→ TASK TO COMPLETE
Repeat exactly, and only, the lines from the one containing "Give the quality" through the end of the records.

[Stored items]
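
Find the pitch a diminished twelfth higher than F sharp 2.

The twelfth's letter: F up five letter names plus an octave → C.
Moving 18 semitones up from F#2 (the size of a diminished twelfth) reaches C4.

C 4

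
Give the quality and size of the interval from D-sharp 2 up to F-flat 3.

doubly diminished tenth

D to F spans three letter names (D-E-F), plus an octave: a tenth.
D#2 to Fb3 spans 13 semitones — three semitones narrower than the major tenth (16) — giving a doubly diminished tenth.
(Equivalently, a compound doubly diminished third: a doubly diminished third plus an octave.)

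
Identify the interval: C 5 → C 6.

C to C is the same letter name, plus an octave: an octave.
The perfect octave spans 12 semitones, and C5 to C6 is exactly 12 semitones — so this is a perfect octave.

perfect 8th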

→ RESULT
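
Give the quality and size of the interval from D-sharp 2 up to F-flat 3.

doubly diminished tenth

D to F spans three letter names (D-E-F), plus an octave: a tenth.
D#2 to Fb3 spans 13 semitones — three semitones narrower than the major tenth (16) — giving a doubly diminished tenth.
(Equivalently, a compound doubly diminished third: a doubly diminished third plus an octave.)

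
Identify the interval: C 5 → C 6.

C to C is the same letter name, plus an octave: an octave.
The perfect octave spans 12 semitones, and C5 to C6 is exactly 12 semitones — so this is a perfect octave.

perfect 8th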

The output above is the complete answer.